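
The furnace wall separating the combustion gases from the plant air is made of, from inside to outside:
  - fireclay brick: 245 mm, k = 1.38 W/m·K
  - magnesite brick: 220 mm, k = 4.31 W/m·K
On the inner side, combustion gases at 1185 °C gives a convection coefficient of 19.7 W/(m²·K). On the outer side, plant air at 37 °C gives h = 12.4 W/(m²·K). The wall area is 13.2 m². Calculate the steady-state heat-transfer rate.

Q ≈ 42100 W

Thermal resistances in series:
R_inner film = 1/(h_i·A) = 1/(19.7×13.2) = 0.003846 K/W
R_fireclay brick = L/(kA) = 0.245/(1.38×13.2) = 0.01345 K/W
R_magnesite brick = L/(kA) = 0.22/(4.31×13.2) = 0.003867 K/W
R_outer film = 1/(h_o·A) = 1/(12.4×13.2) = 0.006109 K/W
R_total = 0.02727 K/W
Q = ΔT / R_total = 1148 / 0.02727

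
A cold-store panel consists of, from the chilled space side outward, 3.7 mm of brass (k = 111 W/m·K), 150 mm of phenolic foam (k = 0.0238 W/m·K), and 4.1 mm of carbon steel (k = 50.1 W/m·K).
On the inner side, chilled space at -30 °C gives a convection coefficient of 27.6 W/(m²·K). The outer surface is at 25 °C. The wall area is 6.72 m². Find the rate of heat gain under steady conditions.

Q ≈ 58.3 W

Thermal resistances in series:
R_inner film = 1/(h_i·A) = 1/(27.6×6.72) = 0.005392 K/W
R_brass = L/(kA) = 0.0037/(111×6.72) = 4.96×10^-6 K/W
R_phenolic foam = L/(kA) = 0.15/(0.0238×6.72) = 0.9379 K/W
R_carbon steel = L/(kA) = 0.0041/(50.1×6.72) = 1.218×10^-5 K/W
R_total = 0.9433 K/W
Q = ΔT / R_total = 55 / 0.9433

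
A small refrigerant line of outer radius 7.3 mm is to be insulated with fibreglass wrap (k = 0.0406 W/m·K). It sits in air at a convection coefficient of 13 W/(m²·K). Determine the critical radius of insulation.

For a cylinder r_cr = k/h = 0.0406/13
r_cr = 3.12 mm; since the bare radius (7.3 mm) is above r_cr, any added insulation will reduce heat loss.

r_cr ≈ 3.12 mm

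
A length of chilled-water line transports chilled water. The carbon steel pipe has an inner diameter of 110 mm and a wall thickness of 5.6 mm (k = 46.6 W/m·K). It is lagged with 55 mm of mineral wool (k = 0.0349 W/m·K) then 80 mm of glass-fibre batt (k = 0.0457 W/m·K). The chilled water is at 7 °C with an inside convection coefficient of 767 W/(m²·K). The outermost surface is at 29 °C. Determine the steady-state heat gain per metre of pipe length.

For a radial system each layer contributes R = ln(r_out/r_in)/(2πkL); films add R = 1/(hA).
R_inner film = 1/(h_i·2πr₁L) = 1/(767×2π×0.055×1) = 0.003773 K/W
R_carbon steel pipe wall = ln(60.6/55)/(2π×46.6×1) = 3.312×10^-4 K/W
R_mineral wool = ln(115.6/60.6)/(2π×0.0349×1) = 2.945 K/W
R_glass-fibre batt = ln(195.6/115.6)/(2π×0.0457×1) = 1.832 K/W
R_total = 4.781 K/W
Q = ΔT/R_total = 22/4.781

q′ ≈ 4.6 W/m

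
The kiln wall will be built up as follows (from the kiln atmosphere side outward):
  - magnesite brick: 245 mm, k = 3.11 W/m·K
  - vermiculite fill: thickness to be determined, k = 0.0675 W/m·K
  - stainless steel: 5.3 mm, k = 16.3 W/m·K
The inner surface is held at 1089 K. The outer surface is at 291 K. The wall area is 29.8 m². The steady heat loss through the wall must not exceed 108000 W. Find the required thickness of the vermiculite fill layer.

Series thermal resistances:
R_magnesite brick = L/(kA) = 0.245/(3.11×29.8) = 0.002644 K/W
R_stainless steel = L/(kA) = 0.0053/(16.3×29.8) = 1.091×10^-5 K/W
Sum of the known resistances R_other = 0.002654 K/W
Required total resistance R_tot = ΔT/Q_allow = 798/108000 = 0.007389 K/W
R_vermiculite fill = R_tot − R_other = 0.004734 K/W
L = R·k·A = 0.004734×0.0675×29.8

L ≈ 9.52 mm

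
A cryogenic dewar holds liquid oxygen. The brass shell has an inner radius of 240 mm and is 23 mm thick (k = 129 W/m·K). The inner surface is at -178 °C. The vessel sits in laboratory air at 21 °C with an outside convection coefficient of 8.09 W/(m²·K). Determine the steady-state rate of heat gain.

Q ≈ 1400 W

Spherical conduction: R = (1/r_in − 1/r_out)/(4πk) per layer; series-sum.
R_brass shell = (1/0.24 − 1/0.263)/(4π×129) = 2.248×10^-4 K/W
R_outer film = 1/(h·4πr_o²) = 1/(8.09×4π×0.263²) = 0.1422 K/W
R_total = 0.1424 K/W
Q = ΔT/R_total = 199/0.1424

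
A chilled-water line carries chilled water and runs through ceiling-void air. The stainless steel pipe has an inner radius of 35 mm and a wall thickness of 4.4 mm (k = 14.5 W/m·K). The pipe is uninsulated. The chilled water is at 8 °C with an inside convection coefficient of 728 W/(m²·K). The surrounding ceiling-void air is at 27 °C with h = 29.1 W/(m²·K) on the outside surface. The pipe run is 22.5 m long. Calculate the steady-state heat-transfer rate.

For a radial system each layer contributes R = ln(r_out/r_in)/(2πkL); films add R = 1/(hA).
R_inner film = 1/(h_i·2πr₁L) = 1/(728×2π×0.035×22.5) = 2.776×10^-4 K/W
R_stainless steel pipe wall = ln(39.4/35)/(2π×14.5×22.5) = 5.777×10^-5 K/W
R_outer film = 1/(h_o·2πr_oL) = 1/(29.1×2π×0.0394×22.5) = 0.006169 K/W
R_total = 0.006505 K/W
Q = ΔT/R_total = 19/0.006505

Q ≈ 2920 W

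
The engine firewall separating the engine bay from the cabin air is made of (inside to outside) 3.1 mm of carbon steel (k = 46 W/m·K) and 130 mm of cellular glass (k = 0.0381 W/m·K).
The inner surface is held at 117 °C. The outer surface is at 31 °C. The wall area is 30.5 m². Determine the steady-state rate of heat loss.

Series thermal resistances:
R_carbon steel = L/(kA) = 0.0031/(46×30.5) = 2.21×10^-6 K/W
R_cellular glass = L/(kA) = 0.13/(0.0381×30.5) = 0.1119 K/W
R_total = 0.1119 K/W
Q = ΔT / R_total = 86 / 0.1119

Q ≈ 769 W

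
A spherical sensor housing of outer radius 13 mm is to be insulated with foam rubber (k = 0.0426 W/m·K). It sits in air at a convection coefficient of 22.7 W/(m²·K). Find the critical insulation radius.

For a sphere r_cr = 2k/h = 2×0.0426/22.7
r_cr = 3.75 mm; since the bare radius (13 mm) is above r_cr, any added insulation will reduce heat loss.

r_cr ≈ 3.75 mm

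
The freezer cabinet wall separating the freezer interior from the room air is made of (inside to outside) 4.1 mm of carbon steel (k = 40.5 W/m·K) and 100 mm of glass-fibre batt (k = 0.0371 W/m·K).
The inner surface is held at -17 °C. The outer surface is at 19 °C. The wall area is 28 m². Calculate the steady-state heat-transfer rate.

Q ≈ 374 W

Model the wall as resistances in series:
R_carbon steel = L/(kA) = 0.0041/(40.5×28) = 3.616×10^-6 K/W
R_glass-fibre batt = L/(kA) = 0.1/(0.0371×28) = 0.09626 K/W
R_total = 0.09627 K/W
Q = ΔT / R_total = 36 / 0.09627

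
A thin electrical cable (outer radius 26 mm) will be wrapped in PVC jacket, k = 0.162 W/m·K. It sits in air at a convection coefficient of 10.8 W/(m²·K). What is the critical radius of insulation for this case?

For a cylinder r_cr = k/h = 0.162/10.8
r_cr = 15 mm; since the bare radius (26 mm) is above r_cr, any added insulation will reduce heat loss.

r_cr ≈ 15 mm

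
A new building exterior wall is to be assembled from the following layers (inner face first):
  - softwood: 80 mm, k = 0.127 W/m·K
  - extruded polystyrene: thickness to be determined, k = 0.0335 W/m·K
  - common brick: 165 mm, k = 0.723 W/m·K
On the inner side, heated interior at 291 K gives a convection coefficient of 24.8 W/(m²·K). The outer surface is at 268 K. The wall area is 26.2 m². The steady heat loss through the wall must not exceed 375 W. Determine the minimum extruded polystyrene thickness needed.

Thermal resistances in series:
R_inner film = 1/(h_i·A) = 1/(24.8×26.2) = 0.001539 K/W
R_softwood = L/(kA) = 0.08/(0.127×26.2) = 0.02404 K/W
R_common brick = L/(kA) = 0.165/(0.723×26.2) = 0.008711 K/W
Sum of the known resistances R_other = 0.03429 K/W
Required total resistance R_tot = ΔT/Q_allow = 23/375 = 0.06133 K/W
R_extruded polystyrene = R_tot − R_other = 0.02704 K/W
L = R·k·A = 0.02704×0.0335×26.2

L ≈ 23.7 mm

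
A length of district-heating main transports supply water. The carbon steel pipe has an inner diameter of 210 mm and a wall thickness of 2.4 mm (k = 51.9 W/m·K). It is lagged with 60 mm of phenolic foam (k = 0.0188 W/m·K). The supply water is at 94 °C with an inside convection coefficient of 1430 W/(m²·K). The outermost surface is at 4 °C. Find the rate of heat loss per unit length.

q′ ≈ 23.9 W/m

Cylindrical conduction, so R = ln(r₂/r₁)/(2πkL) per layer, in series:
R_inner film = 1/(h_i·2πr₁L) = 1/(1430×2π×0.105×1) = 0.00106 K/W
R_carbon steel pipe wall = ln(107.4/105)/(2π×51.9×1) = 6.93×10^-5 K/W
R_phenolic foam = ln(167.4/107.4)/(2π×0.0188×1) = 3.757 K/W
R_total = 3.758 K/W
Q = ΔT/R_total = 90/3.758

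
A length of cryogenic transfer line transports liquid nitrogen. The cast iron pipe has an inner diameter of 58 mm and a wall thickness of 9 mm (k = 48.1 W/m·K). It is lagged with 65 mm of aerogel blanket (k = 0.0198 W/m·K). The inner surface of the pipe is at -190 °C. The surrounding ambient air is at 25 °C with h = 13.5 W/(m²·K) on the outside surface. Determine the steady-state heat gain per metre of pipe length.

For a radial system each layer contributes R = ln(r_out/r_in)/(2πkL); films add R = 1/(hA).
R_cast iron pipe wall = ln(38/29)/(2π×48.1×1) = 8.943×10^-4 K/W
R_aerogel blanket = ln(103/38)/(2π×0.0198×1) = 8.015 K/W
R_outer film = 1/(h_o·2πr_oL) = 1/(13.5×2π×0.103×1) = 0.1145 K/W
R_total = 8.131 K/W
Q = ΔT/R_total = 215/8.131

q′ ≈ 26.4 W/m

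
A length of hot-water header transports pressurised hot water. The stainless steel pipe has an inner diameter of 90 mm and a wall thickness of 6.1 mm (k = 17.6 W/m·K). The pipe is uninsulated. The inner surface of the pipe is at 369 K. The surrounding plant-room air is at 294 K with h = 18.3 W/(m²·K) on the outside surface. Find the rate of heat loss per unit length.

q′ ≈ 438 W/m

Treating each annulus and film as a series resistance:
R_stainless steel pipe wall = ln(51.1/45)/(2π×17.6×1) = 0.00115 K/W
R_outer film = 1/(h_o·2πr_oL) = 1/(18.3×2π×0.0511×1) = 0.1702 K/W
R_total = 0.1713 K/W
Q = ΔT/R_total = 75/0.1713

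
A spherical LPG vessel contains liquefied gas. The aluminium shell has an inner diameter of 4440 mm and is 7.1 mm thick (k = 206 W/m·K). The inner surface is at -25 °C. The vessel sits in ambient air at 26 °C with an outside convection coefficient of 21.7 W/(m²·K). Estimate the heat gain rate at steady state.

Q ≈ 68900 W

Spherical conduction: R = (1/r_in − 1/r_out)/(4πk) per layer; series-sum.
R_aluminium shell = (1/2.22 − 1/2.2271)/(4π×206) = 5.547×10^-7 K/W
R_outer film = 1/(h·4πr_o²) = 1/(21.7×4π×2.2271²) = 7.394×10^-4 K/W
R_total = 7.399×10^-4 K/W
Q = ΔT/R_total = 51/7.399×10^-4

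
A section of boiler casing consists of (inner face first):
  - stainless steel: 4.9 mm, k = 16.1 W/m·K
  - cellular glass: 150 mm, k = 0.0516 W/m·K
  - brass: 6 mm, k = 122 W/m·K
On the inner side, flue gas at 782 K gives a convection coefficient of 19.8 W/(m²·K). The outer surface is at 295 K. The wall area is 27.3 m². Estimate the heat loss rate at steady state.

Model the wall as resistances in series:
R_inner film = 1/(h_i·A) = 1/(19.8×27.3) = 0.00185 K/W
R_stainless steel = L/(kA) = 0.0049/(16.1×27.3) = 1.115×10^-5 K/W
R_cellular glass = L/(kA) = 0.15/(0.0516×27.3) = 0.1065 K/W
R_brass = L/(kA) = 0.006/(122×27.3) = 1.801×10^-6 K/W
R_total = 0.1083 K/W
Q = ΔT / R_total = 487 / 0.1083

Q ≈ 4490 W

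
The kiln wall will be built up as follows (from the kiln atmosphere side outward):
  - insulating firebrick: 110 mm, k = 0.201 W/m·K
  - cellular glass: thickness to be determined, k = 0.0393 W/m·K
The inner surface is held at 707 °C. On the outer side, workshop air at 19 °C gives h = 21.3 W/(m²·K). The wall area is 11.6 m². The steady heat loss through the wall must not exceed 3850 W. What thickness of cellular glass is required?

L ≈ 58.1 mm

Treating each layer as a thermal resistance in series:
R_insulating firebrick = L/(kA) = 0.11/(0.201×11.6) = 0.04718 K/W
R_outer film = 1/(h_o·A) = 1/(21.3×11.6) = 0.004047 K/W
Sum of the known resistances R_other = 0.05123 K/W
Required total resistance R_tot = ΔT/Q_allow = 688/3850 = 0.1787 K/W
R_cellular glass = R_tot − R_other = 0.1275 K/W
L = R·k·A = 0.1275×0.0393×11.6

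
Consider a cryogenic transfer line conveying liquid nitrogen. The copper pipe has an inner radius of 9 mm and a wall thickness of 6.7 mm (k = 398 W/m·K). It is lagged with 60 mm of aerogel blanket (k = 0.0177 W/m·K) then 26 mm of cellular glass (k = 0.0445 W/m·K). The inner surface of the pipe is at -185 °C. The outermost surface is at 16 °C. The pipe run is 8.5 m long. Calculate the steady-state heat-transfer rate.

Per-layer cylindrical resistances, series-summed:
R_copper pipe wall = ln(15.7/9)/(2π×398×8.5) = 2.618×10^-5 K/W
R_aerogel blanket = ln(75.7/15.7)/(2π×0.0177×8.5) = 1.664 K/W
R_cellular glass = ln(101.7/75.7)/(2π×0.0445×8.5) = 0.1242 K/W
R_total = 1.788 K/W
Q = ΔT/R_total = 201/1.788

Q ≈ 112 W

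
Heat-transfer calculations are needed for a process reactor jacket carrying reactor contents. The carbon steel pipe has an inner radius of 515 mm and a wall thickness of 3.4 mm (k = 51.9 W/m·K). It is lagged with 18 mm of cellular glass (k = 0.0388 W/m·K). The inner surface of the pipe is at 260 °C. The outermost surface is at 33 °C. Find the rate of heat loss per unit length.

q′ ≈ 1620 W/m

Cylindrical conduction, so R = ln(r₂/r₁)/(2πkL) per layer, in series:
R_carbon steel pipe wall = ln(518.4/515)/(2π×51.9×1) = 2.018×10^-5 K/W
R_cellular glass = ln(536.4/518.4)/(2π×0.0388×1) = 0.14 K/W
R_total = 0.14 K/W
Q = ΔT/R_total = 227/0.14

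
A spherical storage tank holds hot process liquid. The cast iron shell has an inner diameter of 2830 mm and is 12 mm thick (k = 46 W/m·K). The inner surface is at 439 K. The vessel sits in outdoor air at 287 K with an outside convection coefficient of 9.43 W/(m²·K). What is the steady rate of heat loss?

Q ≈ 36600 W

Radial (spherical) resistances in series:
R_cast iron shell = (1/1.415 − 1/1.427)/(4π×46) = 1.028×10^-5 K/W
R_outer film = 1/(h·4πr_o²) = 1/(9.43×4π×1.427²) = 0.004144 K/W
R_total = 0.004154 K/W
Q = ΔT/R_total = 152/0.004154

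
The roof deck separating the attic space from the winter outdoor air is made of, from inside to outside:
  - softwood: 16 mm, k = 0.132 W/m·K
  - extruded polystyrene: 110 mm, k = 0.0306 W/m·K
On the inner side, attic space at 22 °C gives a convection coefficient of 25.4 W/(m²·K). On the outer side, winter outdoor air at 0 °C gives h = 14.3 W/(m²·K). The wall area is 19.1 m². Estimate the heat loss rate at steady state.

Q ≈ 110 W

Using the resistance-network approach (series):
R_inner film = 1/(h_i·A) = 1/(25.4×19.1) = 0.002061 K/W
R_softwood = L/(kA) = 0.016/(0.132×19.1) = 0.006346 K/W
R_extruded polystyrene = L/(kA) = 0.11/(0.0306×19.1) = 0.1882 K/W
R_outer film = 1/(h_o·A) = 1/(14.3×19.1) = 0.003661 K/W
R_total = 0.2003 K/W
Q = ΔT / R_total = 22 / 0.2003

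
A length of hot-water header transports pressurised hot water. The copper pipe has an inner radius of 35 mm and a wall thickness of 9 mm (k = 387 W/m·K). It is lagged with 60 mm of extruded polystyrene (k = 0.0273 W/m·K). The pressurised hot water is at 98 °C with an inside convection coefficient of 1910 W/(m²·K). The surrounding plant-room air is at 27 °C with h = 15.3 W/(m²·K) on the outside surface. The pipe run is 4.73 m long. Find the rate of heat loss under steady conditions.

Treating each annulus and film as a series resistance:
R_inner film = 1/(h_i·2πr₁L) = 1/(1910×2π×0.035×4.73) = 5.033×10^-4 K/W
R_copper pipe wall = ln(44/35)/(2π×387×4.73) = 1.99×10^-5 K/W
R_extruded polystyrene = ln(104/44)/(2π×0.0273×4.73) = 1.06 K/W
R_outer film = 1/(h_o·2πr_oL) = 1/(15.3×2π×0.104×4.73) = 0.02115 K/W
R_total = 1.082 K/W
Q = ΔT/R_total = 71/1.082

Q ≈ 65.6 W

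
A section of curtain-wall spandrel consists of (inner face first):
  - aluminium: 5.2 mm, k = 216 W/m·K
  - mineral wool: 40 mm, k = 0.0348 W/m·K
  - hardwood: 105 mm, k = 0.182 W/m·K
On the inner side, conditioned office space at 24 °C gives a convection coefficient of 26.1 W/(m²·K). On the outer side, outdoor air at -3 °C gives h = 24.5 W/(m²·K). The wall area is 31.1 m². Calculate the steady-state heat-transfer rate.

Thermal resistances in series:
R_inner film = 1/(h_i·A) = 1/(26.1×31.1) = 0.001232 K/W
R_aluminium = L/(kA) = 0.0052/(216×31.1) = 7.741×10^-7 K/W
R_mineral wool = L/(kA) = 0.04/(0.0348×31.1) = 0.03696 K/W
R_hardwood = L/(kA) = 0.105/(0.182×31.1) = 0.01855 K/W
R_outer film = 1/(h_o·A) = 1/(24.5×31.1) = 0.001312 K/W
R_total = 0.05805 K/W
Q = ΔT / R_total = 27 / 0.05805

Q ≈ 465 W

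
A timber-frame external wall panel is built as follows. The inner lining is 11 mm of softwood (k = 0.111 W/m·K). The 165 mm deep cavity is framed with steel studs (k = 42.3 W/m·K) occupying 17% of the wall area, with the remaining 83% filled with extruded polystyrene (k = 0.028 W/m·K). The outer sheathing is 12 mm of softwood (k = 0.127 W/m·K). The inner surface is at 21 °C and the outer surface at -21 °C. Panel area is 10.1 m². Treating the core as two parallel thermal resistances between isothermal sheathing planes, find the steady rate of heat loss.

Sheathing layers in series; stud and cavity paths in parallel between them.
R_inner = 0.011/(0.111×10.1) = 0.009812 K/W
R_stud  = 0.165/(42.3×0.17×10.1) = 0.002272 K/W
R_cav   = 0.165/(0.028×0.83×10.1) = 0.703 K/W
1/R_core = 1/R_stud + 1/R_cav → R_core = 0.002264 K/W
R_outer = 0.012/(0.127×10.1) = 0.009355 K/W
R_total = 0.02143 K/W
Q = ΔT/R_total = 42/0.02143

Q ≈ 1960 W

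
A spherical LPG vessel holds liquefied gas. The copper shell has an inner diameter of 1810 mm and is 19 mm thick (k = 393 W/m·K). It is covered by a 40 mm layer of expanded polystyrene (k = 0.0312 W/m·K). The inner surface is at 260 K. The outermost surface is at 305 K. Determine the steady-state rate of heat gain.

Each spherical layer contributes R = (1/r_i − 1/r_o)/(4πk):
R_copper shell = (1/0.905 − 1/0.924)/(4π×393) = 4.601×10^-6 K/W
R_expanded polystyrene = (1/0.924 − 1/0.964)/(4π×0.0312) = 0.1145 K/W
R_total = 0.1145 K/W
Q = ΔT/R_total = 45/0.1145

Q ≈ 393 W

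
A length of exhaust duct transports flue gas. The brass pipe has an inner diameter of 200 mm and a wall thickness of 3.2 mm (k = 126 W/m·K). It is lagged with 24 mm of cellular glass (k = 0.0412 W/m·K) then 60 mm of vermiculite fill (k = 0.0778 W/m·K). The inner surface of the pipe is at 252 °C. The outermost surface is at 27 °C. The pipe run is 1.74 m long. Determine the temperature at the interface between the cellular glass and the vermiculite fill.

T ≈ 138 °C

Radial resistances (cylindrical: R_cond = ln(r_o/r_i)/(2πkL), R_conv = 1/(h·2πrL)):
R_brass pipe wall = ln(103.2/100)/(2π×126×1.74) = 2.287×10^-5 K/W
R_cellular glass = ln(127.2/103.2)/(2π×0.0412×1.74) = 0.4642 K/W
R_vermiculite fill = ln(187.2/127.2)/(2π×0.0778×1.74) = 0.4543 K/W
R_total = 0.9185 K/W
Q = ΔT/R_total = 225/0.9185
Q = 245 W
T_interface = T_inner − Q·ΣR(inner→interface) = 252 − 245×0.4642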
===
● **WHAT NEEDS TO BE DONE**:
Using the listing, filter for "first" and return the matching lines.

● **TASK ANSWER**:
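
A new building exterior wall is to be assembled from the following layers (inner face first):
A section of boiler casing consists of (inner face first):
A section of curtain-wall spandrel consists of (inner face first):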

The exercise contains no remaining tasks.